§ Data under study

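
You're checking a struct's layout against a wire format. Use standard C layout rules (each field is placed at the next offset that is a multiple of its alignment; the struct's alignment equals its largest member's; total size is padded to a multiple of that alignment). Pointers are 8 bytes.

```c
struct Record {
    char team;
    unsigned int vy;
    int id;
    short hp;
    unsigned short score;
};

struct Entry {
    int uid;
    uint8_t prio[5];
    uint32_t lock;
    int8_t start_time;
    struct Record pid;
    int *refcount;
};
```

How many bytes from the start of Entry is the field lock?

Record: @0: team [1B, align 1] → 1; +3 pad (align 4); @4: vy [4B, align 4] → 8; @8: id [4B, align 4] → 12; @12: hp [2B, align 2] → 14; @14: score [2B, align 2] → 16; size 16, align 4
@0: uid [4B, align 4] → 4
@4: prio [5B, align 1] → 9
+3 pad (align 4)
@12: lock [4B, align 4] → 16

12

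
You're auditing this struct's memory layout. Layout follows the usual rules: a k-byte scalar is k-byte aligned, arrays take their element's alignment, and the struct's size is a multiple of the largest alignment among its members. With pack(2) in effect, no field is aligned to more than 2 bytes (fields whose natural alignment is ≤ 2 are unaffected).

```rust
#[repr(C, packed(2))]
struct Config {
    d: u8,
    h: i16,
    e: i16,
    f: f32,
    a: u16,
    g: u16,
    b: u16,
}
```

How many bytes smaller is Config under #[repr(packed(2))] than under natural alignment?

4

natural layout:
  @0: d [1B, align 1] → 1
  +1 pad (align 2)
  @2: h [2B, align 2] → 4
  @4: e [2B, align 2] → 6
  +2 pad (align 4)
  @8: f [4B, align 4] → 12
  @12: a [2B, align 2] → 14
  @14: g [2B, align 2] → 16
  @16: b [2B, align 2] → 18
  +2 tail pad (align 4)
  size 20, align 4
packed(2) layout:
  @0: d [1B, align 1] → 1
  +1 pad (align 2)
  @2: h [2B, align 2] → 4
  @4: e [2B, align 2] → 6
  @6: f [4B, align 2] → 10
  @10: a [2B, align 2] → 12
  @12: g [2B, align 2] → 14
  @14: b [2B, align 2] → 16
  size 16, align 2
20 − 16 = 4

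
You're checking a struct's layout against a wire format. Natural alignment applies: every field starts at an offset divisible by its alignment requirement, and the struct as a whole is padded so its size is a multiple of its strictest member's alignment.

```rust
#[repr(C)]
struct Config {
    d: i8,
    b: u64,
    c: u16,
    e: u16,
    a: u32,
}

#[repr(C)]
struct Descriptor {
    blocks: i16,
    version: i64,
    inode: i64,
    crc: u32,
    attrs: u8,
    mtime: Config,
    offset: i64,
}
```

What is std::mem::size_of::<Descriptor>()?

Config: 0..1  d  (1B, 1-aligned); 1..8  -- padding (7B); 8..16  b  (8B, 8-aligned); 16..18  c  (2B, 2-aligned); 18..20  e  (2B, 2-aligned); 20..24  a  (4B, 4-aligned); sizeof = 24, alignof = 8
0..2  blocks  (2B, 2-aligned)
2..8  -- padding (6B)
8..16  version  (8B, 8-aligned)
16..24  inode  (8B, 8-aligned)
24..28  crc  (4B, 4-aligned)
28..29  attrs  (1B, 1-aligned)
29..32  -- padding (3B)
32..56  mtime  (24B, 8-aligned)
56..64  offset  (8B, 8-aligned)
sizeof = 64, alignof = 8

64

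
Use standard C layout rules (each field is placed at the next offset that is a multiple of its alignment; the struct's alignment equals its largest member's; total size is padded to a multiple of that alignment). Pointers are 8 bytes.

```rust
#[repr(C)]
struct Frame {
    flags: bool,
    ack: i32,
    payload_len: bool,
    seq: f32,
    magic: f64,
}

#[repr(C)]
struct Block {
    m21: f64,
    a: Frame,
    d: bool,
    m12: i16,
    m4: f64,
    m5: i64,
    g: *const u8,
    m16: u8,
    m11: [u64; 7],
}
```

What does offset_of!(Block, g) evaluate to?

Frame: 0..1  flags  (1B, 1-aligned); 1..4  -- padding (3B); 4..8  ack  (4B, 4-aligned); 8..9  payload_len  (1B, 1-aligned); 9..12  -- padding (3B); 12..16  seq  (4B, 4-aligned); 16..24  magic  (8B, 8-aligned); sizeof = 24, alignof = 8
0..8  m21  (8B, 8-aligned)
8..32  a  (24B, 8-aligned)
32..33  d  (1B, 1-aligned)
33..34  -- padding (1B)
34..36  m12  (2B, 2-aligned)
36..40  -- padding (4B)
40..48  m4  (8B, 8-aligned)
48..56  m5  (8B, 8-aligned)
56..64  g  (8B, 8-aligned)

56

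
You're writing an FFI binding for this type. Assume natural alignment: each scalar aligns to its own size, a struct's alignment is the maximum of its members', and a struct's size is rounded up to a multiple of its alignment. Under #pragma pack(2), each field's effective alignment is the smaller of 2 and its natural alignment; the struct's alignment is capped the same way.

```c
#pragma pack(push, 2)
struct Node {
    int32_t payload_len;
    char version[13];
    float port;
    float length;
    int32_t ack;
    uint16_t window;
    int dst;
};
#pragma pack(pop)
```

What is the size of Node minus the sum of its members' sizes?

1

@0: payload_len [4B, align 2] → 4
@4: version [13B, align 1] → 17
+1 pad (align 2)
@18: port [4B, align 2] → 22
@22: length [4B, align 2] → 26
@26: ack [4B, align 2] → 30
@30: window [2B, align 2] → 32
@32: dst [4B, align 2] → 36
size 36, align 2
data bytes 35, size 36 → padding 1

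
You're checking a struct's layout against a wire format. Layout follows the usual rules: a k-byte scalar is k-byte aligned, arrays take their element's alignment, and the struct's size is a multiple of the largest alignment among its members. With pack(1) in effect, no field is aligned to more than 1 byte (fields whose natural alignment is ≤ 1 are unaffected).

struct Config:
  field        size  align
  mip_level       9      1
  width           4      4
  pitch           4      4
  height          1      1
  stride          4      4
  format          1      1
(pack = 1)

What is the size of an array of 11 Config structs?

0..9  mip_level  (9B, 1-aligned)
9..13  width  (4B, 1-aligned)
13..17  pitch  (4B, 1-aligned)
17..18  height  (1B, 1-aligned)
18..22  stride  (4B, 1-aligned)
22..23  format  (1B, 1-aligned)
sizeof = 23, alignof = 1
array of 11: 11 × 23 = 253

253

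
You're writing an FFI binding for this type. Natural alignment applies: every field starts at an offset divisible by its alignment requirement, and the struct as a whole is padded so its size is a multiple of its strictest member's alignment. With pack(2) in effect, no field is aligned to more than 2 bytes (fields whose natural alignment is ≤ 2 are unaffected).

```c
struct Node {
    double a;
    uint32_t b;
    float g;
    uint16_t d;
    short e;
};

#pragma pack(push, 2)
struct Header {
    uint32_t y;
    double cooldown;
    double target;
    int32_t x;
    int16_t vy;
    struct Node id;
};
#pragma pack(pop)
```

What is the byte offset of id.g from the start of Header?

38

Node: a at 0 (size 8, align 8) → ends 8; b at 8 (size 4, align 4) → ends 12; g at 12 (size 4, align 4) → ends 16; d at 16 (size 2, align 2) → ends 18; e at 18 (size 2, align 2) → ends 20; tail pad 4 to reach multiple of 8; total 24 bytes, alignment 8
y at 0 (size 4, align 2) → ends 4
cooldown at 4 (size 8, align 2) → ends 12
target at 12 (size 8, align 2) → ends 20
x at 20 (size 4, align 2) → ends 24
vy at 24 (size 2, align 2) → ends 26
id at 26 (size 24, align 2) → ends 50
within Node: g at 12
26 + 12 = 38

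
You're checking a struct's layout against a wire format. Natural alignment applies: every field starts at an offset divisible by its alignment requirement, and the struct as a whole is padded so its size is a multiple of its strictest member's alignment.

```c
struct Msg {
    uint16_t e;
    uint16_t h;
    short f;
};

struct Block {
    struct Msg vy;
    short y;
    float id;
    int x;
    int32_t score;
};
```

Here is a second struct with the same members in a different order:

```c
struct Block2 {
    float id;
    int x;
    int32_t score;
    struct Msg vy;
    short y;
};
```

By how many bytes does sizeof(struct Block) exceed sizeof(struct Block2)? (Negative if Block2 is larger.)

Msg: e at 0 (size 2, align 2) → ends 2; h at 2 (size 2, align 2) → ends 4; f at 4 (size 2, align 2) → ends 6; total 6 bytes, alignment 2
vy at 0 (size 6, align 2) → ends 6
y at 6 (size 2, align 2) → ends 8
id at 8 (size 4, align 4) → ends 12
x at 12 (size 4, align 4) → ends 16
score at 16 (size 4, align 4) → ends 20
total 20 bytes, alignment 4
— Block2 —
id at 0 (size 4, align 4) → ends 4
x at 4 (size 4, align 4) → ends 8
score at 8 (size 4, align 4) → ends 12
vy at 12 (size 6, align 2) → ends 18
y at 18 (size 2, align 2) → ends 20
total 20 bytes, alignment 4
20 − 20 = 0

0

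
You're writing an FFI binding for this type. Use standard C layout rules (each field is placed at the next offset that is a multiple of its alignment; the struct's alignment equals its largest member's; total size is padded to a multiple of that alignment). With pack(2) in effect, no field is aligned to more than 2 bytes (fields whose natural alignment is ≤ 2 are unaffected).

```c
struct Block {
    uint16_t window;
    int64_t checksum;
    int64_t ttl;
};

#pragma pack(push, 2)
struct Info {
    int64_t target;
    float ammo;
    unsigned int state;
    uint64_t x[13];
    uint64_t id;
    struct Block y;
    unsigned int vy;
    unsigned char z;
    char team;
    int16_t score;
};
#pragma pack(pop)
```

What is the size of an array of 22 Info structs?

3520

Block: 0..2  window  (2B, 2-aligned); 2..8  -- padding (6B); 8..16  checksum  (8B, 8-aligned); 16..24  ttl  (8B, 8-aligned); sizeof = 24, alignof = 8
0..8  target  (8B, 2-aligned)
8..12  ammo  (4B, 2-aligned)
12..16  state  (4B, 2-aligned)
16..120  x  (104B, 2-aligned)
120..128  id  (8B, 2-aligned)
128..152  y  (24B, 2-aligned)
152..156  vy  (4B, 2-aligned)
156..157  z  (1B, 1-aligned)
157..158  team  (1B, 1-aligned)
158..160  score  (2B, 2-aligned)
sizeof = 160, alignof = 2
array of 22: 22 × 160 = 3520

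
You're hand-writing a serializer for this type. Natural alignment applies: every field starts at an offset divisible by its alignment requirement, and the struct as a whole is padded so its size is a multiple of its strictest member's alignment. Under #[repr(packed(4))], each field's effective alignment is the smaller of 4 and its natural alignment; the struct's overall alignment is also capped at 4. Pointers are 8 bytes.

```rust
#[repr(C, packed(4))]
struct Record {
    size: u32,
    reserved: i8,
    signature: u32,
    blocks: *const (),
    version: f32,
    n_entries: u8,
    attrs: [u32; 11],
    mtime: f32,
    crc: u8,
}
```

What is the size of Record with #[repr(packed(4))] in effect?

80

0..4  size  (4B, 4-aligned)
4..5  reserved  (1B, 1-aligned)
5..8  -- padding (3B)
8..12  signature  (4B, 4-aligned)
12..20  blocks  (8B, 4-aligned)
20..24  version  (4B, 4-aligned)
24..25  n_entries  (1B, 1-aligned)
25..28  -- padding (3B)
28..72  attrs  (44B, 4-aligned)
72..76  mtime  (4B, 4-aligned)
76..77  crc  (1B, 1-aligned)
77..80  -- tail padding (3B)
sizeof = 80, alignof = 4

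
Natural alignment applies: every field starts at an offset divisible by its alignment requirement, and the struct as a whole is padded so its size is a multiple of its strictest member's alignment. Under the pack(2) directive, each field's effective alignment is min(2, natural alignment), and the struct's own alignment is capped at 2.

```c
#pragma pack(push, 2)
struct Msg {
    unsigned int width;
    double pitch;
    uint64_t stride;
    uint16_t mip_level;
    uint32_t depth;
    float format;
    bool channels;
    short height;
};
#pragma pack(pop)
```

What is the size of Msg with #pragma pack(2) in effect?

34

@0: width [4B, align 2] → 4
@4: pitch [8B, align 2] → 12
@12: stride [8B, align 2] → 20
@20: mip_level [2B, align 2] → 22
@22: depth [4B, align 2] → 26
@26: format [4B, align 2] → 30
@30: channels [1B, align 1] → 31
+1 pad (align 2)
@32: height [2B, align 2] → 34
size 34, align 2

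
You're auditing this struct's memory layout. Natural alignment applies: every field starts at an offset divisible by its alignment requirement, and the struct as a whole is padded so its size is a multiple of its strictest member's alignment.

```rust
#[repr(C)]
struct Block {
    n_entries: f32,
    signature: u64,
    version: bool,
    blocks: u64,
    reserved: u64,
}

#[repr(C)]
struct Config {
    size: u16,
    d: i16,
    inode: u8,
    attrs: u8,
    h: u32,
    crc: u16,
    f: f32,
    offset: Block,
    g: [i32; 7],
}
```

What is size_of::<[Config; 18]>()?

Block: @0: n_entries [4B, align 4] → 4; +4 pad (align 8); @8: signature [8B, align 8] → 16; @16: version [1B, align 1] → 17; +7 pad (align 8); @24: blocks [8B, align 8] → 32; @32: reserved [8B, align 8] → 40; size 40, align 8
@0: size [2B, align 2] → 2
@2: d [2B, align 2] → 4
@4: inode [1B, align 1] → 5
@5: attrs [1B, align 1] → 6
+2 pad (align 4)
@8: h [4B, align 4] → 12
@12: crc [2B, align 2] → 14
+2 pad (align 4)
@16: f [4B, align 4] → 20
+4 pad (align 8)
@24: offset [40B, align 8] → 64
@64: g [28B, align 4] → 92
+4 tail pad (align 8)
size 96, align 8
array of 18: 18 × 96 = 1728

1728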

§ Task requirements
For the word "next", count the lines of the records above that hold it and state only that count.

§ Solution
3